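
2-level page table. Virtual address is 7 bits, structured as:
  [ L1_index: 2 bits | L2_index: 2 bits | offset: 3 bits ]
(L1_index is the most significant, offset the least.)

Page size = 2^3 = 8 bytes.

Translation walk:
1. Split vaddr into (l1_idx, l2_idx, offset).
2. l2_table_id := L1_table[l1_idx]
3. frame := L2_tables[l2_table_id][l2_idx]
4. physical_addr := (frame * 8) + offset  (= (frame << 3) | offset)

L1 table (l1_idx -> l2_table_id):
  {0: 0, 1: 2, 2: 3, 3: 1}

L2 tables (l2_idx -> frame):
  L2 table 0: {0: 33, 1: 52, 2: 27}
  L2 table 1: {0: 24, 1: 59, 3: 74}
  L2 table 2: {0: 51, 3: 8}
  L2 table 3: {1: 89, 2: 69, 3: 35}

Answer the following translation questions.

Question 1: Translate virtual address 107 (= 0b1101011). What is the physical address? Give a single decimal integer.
Answer: 475

Derivation:
vaddr = 107 = 0b1101011
Split: l1_idx=3, l2_idx=1, offset=3
L1[3] = 1
L2[1][1] = 59
paddr = 59 * 8 + 3 = 475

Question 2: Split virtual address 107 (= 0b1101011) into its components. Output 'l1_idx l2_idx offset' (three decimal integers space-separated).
vaddr = 107 = 0b1101011
  top 2 bits -> l1_idx = 3
  next 2 bits -> l2_idx = 1
  bottom 3 bits -> offset = 3

Answer: 3 1 3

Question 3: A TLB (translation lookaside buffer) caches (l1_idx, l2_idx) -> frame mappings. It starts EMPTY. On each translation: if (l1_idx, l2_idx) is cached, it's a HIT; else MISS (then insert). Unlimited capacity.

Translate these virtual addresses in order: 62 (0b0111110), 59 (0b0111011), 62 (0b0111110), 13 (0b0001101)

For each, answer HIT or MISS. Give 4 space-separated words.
vaddr=62: (1,3) not in TLB -> MISS, insert
vaddr=59: (1,3) in TLB -> HIT
vaddr=62: (1,3) in TLB -> HIT
vaddr=13: (0,1) not in TLB -> MISS, insert

Answer: MISS HIT HIT MISS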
+++++
#### Work instructions
Taking the material above as a whole, how many of its lines contain "frame"? The reply should be that number alone.

#### Written response
4